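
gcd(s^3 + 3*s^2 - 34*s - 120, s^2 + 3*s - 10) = s + 5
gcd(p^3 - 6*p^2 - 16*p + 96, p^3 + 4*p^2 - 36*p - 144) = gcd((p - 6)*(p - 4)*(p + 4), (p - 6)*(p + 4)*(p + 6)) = p^2 - 2*p - 24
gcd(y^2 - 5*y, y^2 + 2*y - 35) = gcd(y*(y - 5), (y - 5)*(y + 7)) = y - 5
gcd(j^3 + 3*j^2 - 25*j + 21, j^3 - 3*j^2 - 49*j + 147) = j^2 + 4*j - 21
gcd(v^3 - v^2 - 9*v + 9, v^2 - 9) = v^2 - 9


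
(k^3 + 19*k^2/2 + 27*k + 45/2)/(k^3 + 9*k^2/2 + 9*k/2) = (k + 5)/k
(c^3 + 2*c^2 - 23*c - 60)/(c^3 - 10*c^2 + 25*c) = (c^2 + 7*c + 12)/(c*(c - 5))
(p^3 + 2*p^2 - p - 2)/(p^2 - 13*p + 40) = (p^3 + 2*p^2 - p - 2)/(p^2 - 13*p + 40)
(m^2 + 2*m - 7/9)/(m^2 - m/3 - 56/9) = (3*m - 1)/(3*m - 8)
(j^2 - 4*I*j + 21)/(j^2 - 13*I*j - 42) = (j + 3*I)/(j - 6*I)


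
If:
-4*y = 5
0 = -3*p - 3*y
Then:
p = 5/4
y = -5/4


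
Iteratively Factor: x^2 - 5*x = (x - 5)*(x)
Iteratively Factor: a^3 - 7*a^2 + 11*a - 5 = (a - 1)*(a^2 - 6*a + 5) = (a - 1)^2*(a - 5)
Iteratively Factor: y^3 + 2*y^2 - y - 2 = (y + 1)*(y^2 + y - 2) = (y + 1)*(y + 2)*(y - 1)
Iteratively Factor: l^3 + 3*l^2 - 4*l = (l + 4)*(l^2 - l) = (l - 1)*(l + 4)*(l)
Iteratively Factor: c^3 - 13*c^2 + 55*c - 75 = (c - 3)*(c^2 - 10*c + 25) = (c - 5)*(c - 3)*(c - 5)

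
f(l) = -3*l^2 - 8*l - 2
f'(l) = -6*l - 8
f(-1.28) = 3.32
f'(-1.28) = -0.32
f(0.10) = -2.83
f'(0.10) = -8.60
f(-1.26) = 3.32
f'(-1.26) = -0.44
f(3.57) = -68.79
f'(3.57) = -29.42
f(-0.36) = 0.49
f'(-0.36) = -5.84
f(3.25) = -59.69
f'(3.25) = -27.50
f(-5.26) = -42.92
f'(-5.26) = 23.56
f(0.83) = -10.71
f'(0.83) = -12.98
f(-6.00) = -62.00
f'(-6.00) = 28.00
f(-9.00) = -173.00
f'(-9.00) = 46.00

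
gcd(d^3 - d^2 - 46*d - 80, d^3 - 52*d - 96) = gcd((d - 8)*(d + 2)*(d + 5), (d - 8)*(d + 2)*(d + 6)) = d^2 - 6*d - 16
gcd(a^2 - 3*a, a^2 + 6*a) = a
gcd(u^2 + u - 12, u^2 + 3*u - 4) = u + 4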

* Exercise instructions: Only lines with the word "Factor" count here; copy every one from the records.

* Solution:
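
Iteratively Factor: x^2 - 5*x = (x - 5)*(x)
Iteratively Factor: a^3 - 7*a^2 + 11*a - 5 = (a - 1)*(a^2 - 6*a + 5) = (a - 1)^2*(a - 5)
Iteratively Factor: y^3 + 2*y^2 - y - 2 = (y + 1)*(y^2 + y - 2) = (y + 1)*(y + 2)*(y - 1)
Iteratively Factor: l^3 + 3*l^2 - 4*l = (l + 4)*(l^2 - l) = (l - 1)*(l + 4)*(l)
Iteratively Factor: c^3 - 13*c^2 + 55*c - 75 = (c - 3)*(c^2 - 10*c + 25) = (c - 5)*(c - 3)*(c - 5)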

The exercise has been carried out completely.